- Work task -
Where the listing below reaches the line containing "footwear | €127.11 |", start writing out lines exactly, and stop once the line containing "games | €48.20 |" has been written.
Supplied records Block Start
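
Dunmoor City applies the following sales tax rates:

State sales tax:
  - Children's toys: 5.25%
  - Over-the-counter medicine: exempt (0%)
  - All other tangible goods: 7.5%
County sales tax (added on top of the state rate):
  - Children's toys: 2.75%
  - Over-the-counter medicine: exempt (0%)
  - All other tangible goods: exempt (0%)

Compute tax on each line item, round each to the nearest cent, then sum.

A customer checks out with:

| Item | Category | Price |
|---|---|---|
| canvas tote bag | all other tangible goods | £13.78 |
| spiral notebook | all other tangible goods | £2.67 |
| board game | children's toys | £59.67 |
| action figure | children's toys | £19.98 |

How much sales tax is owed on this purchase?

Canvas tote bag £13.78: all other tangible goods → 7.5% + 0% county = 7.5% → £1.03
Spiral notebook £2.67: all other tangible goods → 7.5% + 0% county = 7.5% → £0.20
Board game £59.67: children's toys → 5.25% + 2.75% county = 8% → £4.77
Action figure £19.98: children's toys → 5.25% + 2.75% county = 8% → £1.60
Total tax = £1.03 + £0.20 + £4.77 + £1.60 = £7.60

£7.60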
Supplied records Block End
Supplied records Block Start
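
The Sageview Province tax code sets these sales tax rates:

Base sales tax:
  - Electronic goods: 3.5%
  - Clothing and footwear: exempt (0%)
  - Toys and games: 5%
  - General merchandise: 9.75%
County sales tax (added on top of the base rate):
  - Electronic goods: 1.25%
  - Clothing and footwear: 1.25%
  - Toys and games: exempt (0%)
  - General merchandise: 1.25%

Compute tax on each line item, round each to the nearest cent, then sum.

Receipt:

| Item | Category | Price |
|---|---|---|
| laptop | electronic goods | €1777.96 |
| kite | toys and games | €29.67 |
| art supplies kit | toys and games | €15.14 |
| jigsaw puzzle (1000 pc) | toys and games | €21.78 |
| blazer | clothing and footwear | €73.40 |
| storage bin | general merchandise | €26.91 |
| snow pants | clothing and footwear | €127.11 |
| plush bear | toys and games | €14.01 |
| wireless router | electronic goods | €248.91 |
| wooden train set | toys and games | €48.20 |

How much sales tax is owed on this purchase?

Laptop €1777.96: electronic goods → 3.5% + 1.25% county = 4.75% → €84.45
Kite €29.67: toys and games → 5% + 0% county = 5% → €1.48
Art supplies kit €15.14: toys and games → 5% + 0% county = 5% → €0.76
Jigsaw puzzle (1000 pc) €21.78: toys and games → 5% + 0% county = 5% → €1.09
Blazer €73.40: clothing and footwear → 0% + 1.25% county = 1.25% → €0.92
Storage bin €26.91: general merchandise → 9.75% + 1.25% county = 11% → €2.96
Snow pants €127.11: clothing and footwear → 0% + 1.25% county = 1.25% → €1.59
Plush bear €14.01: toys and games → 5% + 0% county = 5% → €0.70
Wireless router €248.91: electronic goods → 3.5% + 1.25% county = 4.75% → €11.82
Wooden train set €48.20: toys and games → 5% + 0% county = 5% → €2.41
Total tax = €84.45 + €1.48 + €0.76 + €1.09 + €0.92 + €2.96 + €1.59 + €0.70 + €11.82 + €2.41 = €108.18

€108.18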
Supplied records Block End
- Response to the exercise -
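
| snow pants | clothing and footwear | €127.11 |
| plush bear | toys and games | €14.01 |
| wireless router | electronic goods | €248.91 |
| wooden train set | toys and games | €48.20 |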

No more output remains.